Do any lines in the data below contain "Jebel"? If so, copy every one of them.

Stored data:
###

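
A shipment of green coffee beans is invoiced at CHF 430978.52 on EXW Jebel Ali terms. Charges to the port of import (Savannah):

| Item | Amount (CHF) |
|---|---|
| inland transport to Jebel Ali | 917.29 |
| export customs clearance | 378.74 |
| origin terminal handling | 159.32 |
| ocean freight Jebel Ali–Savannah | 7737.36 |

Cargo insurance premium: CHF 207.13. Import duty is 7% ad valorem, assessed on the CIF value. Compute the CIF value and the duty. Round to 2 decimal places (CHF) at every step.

CIF value: CHF 440378.36; import duty: CHF 30826.49

CIF = EXW price + pre-shipment costs + freight + insurance
CIF = 430978.52 + 917.29 + 378.74 + 159.32 + 7737.36 + 207.13 = 440378.36
Import duty = 440378.36 × 7% = 30826.49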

###

OUTPUT:
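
A shipment of green coffee beans is invoiced at CHF 430978.52 on EXW Jebel Ali terms. Charges to the port of import (Savannah):
| inland transport to Jebel Ali | 917.29 |
| ocean freight Jebel Ali–Savannah | 7737.36 |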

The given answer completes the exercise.